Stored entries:
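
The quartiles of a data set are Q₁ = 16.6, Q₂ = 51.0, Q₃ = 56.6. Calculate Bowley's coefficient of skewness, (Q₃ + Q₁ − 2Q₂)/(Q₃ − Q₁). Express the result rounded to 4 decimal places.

-0.7200

numerator: Q₃ + Q₁ − 2Q₂ = 56.6 + 16.6 − 2×51.0 = -28.8000
denominator: Q₃ − Q₁ = 56.6 − 16.6 = 40.0000
Bowley skewness = -28.8000 / 40.0000 ≈ -0.7200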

### Problem:
Your reply must be the entries above, returned word for word.

### Task output:
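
The quartiles of a data set are Q₁ = 16.6, Q₂ = 51.0, Q₃ = 56.6. Calculate Bowley's coefficient of skewness, (Q₃ + Q₁ − 2Q₂)/(Q₃ − Q₁). Express the result rounded to 4 decimal places.

-0.7200

numerator: Q₃ + Q₁ − 2Q₂ = 56.6 + 16.6 − 2×51.0 = -28.8000
denominator: Q₃ − Q₁ = 56.6 − 16.6 = 40.0000
Bowley skewness = -28.8000 / 40.0000 ≈ -0.7200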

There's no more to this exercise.